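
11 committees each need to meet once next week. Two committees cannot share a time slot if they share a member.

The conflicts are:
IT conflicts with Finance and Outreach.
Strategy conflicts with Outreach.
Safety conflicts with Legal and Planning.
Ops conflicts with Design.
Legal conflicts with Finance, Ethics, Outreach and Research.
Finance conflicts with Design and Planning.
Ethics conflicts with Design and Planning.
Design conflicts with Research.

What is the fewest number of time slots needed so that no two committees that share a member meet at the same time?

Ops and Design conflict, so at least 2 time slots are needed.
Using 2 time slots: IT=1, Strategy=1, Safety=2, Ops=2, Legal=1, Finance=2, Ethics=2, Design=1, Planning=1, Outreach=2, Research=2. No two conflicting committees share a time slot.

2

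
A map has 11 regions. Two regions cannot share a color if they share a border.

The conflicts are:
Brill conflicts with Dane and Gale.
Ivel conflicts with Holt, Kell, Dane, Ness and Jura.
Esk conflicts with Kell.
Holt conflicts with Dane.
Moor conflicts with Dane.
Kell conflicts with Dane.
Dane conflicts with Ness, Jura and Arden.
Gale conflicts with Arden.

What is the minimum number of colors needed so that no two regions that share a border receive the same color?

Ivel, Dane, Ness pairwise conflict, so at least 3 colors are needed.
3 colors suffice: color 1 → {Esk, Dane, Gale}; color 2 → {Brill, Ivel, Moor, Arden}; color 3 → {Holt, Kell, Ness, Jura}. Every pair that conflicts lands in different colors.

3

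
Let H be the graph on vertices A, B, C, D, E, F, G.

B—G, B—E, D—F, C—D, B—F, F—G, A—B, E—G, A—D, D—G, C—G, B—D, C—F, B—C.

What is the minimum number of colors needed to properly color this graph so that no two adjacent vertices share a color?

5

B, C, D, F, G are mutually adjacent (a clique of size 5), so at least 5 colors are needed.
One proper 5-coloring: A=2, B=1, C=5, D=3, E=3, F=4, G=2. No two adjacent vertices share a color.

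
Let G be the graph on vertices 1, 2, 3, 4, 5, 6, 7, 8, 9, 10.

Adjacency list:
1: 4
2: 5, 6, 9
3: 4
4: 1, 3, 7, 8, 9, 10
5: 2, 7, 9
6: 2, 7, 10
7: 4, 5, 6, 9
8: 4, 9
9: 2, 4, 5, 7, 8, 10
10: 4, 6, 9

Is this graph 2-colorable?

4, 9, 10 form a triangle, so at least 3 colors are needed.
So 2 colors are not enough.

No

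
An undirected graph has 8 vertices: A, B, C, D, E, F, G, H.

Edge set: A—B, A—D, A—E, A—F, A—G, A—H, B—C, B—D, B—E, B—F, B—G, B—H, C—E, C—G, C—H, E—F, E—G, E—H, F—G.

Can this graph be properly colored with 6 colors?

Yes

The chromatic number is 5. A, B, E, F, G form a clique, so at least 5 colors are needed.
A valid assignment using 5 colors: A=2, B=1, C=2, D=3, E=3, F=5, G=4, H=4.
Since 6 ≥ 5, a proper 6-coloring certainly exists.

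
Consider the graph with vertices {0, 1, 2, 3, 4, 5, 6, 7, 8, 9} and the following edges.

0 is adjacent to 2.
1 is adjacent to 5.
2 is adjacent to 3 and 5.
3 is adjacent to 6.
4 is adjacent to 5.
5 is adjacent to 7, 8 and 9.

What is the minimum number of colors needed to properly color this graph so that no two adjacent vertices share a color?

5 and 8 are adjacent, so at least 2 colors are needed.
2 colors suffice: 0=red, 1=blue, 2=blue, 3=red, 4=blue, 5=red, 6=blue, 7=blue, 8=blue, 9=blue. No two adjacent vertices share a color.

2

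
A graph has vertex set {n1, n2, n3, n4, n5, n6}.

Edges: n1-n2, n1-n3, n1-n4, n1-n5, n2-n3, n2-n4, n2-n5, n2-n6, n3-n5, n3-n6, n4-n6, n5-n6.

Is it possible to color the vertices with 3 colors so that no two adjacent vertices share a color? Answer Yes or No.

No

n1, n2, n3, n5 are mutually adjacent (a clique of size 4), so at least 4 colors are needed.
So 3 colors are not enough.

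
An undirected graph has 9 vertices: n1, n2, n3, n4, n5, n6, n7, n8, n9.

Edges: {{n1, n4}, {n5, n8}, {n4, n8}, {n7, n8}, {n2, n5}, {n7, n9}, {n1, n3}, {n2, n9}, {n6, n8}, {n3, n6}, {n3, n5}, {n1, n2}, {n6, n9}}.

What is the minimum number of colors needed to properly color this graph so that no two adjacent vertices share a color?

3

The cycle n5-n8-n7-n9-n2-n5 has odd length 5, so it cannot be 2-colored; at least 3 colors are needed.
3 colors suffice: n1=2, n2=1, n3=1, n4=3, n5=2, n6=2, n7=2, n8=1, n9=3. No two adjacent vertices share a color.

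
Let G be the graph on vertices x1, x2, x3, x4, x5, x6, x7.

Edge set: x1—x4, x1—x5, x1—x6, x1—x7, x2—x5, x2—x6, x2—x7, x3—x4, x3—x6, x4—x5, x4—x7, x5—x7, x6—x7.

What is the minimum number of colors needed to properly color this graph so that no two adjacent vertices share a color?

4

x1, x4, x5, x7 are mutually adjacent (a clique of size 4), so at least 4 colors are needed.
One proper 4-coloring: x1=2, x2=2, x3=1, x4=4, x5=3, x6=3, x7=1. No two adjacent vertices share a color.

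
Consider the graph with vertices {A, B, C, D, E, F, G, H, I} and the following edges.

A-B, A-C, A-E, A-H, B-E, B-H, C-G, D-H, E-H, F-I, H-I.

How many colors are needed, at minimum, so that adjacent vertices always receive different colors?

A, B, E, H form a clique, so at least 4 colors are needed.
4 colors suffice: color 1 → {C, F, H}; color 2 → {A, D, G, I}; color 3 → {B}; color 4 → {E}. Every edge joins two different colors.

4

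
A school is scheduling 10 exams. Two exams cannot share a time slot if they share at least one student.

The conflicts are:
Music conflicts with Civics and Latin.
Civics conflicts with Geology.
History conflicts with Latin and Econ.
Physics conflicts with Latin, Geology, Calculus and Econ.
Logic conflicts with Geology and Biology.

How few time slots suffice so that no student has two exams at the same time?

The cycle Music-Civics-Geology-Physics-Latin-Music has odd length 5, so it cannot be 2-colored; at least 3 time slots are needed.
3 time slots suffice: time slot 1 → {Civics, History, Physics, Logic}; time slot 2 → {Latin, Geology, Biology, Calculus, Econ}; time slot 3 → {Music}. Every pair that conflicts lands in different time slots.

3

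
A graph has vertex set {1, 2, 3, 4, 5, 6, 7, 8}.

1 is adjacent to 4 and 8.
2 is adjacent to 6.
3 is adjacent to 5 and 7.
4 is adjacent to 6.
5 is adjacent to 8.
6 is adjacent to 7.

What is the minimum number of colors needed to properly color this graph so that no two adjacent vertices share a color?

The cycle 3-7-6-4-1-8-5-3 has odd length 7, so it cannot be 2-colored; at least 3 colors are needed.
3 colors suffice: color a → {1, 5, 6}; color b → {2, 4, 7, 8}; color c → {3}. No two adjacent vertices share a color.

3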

---

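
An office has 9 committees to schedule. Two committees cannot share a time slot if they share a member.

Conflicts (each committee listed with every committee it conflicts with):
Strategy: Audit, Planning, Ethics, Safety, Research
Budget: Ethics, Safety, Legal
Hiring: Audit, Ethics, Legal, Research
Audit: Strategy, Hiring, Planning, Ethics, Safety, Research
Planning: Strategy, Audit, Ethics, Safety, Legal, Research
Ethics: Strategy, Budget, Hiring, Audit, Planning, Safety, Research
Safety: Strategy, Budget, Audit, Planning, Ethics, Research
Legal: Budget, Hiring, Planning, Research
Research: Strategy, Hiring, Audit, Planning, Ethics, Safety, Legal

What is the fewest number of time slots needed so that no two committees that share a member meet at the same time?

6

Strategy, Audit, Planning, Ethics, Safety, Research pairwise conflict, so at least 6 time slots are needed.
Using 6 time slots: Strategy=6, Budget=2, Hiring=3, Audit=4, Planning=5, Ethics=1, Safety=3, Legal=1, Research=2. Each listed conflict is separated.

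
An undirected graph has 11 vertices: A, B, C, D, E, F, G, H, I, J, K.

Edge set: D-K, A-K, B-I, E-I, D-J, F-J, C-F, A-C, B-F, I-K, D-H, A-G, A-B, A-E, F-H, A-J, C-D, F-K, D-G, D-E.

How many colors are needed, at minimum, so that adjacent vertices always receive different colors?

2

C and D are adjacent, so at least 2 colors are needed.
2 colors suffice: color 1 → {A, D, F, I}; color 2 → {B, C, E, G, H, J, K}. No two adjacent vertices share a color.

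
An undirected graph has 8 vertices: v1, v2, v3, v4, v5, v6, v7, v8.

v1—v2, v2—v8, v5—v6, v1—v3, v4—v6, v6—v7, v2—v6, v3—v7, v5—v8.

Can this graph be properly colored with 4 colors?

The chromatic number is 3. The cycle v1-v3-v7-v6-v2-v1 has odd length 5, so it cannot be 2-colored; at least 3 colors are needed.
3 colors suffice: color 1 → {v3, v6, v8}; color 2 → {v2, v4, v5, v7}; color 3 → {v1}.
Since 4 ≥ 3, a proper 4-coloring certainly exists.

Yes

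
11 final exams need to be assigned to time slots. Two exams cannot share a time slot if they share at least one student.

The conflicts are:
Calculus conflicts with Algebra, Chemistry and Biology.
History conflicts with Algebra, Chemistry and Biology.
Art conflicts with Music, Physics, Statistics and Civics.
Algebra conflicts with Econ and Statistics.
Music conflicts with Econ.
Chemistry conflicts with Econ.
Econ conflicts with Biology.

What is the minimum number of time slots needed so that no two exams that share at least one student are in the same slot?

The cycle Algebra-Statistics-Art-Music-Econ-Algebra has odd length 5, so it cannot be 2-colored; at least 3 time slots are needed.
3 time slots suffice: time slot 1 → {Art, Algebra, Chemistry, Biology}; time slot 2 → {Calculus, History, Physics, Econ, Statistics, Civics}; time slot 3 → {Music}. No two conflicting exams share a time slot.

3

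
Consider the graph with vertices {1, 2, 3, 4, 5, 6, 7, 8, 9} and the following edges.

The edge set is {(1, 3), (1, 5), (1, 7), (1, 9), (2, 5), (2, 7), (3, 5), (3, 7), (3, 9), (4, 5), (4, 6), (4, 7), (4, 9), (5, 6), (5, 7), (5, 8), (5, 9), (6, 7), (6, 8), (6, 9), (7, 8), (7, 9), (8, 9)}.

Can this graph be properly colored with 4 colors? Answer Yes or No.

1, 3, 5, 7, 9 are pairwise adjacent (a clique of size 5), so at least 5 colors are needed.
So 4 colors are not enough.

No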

--

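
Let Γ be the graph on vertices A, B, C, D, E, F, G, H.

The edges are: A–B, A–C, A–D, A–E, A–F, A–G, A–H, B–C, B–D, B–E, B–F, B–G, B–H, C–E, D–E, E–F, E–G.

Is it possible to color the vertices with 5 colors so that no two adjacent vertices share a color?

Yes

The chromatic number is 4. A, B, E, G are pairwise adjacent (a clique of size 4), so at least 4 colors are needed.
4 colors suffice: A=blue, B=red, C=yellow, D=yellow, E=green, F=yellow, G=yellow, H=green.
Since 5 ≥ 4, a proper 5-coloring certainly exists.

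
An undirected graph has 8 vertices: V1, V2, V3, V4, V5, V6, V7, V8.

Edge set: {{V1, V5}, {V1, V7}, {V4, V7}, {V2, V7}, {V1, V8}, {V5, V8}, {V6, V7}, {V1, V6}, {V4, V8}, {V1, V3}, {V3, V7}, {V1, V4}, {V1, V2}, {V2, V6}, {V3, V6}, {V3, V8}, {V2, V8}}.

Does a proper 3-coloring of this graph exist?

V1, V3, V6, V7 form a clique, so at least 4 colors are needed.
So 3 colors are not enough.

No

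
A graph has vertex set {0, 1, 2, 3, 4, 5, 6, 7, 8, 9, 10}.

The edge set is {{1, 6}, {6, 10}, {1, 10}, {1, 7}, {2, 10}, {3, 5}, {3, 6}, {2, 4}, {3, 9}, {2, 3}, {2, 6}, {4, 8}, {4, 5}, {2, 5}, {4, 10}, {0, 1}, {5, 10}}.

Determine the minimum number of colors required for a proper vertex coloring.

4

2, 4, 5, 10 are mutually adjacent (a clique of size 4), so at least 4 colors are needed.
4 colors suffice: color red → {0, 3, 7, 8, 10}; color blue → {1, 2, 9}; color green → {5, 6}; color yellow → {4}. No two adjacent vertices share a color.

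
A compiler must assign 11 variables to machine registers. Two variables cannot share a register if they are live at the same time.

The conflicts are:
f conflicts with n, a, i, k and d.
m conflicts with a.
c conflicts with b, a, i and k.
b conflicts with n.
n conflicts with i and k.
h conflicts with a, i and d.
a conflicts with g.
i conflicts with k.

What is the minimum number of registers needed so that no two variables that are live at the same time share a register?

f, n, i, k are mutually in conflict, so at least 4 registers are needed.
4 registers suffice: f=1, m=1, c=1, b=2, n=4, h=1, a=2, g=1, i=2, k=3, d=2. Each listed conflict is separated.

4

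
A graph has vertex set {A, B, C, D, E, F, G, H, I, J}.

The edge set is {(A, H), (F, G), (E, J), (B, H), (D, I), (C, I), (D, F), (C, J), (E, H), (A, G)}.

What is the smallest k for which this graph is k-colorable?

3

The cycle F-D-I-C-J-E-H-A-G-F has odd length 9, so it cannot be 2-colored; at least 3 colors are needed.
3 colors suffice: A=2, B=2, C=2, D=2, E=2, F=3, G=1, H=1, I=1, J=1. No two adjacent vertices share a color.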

■ What is needed ■
Each line of the entries where the string "following" occurs should be shown.

■ Reply to the task ■
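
Consider the graph with vertices {0, 1, 2, 3, 4, 5, 6, 7, 8, 9} and the following edges.
Consider the graph with vertices {A, B, C, D, E, F, G, H, I} and the following edges.
Consider the graph with vertices {1, 2, 3, 4, 5, 6, 7, 8, 9} and the following edges.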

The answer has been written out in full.